### Exercise aim
Would you reproduce exactly the lines below from the one holding "after p: Pia" through the one holding "after p-A-t: Pia", inclusive, and no others?

[[ Provided material open ]]

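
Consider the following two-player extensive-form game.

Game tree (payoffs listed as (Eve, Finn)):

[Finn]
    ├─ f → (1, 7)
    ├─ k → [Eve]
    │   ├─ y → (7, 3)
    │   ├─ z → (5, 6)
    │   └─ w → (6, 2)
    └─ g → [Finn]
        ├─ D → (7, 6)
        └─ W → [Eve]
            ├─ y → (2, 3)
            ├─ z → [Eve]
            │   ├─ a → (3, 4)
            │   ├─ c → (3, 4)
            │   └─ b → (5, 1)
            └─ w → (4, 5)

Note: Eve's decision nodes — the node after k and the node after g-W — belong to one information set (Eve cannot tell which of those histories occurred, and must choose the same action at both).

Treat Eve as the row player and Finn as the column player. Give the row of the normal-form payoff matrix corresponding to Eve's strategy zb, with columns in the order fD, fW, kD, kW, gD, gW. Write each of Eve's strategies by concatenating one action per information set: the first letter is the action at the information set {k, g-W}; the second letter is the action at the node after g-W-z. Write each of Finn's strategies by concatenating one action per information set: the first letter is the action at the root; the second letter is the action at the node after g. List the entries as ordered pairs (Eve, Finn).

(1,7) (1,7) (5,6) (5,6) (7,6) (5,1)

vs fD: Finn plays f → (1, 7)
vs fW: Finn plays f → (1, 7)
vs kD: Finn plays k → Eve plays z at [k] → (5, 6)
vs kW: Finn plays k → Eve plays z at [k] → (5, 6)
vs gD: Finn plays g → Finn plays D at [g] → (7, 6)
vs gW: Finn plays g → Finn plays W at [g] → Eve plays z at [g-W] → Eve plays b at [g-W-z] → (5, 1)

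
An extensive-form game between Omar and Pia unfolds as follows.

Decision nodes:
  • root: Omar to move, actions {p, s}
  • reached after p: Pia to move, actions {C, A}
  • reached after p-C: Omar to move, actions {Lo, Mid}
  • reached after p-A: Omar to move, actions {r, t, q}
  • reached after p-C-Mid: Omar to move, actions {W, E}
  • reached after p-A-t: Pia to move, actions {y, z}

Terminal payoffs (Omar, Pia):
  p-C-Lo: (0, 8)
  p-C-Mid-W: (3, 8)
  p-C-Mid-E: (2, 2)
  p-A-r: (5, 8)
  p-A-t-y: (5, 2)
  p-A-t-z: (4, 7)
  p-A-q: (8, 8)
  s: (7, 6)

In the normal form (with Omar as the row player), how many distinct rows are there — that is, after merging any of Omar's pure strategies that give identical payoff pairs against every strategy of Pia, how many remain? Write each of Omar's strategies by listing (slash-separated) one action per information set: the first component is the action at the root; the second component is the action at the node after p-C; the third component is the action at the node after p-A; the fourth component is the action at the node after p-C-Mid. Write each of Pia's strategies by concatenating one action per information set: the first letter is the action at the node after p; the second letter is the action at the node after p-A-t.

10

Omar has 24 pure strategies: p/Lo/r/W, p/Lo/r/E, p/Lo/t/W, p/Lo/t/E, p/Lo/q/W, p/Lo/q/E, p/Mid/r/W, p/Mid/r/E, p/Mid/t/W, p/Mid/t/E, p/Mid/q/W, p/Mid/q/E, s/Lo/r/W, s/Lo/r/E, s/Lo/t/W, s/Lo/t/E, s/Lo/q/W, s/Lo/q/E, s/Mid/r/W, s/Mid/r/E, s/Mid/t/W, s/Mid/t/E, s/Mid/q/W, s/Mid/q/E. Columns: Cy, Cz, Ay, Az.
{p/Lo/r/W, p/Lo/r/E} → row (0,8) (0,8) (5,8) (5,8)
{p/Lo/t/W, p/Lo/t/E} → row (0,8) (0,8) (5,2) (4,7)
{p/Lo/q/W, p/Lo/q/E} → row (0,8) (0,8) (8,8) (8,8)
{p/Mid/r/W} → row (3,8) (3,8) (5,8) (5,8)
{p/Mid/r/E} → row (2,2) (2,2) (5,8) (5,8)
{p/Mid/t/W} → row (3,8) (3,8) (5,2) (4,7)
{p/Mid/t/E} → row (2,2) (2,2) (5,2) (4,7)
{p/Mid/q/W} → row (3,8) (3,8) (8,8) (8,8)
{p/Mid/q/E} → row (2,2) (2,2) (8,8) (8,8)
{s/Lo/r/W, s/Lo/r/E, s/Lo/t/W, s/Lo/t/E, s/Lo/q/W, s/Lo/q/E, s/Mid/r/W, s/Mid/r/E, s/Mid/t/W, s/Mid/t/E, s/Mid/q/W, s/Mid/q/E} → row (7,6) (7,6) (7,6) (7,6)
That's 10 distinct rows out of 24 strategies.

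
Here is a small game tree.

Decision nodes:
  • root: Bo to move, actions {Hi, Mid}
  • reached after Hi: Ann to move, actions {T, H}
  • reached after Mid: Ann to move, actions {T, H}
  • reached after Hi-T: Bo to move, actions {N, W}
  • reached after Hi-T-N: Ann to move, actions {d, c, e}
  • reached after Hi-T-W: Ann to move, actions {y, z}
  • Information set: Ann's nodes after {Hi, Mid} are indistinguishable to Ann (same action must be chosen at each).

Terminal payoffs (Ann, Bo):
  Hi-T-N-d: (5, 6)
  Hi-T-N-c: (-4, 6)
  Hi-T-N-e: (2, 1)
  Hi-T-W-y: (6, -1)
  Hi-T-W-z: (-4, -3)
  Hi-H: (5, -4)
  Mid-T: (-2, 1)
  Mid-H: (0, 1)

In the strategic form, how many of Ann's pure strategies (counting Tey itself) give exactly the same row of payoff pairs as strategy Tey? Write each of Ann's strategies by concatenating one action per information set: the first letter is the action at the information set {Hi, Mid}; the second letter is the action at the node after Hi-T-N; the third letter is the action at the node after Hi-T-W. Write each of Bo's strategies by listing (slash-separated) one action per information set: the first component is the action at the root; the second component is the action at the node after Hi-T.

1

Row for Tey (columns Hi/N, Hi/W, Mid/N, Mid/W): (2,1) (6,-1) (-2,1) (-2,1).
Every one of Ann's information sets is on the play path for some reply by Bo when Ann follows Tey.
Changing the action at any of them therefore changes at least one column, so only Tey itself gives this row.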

[[ Provided material closed ]]
[[ Provided material open ]]

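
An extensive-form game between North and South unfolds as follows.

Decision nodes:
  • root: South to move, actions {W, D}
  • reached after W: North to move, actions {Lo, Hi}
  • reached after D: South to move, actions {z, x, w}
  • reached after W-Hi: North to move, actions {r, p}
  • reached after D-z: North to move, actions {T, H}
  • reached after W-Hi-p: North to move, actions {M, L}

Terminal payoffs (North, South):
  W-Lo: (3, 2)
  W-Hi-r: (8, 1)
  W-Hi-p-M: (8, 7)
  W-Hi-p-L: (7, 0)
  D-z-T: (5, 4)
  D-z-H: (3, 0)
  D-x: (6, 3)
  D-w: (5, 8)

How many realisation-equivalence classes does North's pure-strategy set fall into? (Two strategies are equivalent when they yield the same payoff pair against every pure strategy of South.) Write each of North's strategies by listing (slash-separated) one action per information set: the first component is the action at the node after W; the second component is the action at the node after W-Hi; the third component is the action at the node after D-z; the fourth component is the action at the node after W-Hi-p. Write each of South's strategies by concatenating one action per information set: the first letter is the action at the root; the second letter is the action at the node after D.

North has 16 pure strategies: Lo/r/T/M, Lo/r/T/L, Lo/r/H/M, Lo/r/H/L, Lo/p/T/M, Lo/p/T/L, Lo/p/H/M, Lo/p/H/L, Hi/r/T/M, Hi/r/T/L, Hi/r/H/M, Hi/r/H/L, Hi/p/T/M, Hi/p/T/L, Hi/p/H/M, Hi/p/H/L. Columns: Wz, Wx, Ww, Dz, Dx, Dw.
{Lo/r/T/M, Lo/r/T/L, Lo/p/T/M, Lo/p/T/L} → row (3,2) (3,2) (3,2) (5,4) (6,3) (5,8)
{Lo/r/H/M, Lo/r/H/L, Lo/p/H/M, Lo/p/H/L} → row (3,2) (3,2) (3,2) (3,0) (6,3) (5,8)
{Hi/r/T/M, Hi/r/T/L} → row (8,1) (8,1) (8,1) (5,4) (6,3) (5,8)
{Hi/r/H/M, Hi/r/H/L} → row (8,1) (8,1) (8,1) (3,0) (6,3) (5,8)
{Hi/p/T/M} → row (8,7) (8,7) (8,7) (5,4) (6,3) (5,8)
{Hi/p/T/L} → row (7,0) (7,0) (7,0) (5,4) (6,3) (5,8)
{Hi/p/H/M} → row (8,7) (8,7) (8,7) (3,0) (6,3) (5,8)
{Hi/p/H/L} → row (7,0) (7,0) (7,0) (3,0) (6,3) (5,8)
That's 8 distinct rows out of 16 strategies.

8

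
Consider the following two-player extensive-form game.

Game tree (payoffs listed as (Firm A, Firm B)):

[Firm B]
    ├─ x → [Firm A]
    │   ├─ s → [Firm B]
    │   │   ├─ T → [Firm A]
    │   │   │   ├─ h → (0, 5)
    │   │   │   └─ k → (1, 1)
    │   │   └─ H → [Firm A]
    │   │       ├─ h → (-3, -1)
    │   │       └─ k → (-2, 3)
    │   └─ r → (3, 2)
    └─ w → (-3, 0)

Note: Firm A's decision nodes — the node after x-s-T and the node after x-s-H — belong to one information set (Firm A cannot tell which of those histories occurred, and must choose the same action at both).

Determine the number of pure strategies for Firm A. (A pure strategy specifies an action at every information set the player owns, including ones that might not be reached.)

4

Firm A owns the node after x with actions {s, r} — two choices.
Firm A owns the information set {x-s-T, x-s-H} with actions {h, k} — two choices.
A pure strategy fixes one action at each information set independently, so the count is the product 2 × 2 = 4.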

[[ Provided material closed ]]

### Answer area
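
  • reached after p: Pia to move, actions {C, A}
  • reached after p-C: Omar to move, actions {Lo, Mid}
  • reached after p-A: Omar to move, actions {r, t, q}
  • reached after p-C-Mid: Omar to move, actions {W, E}
  • reached after p-A-t: Pia to move, actions {y, z}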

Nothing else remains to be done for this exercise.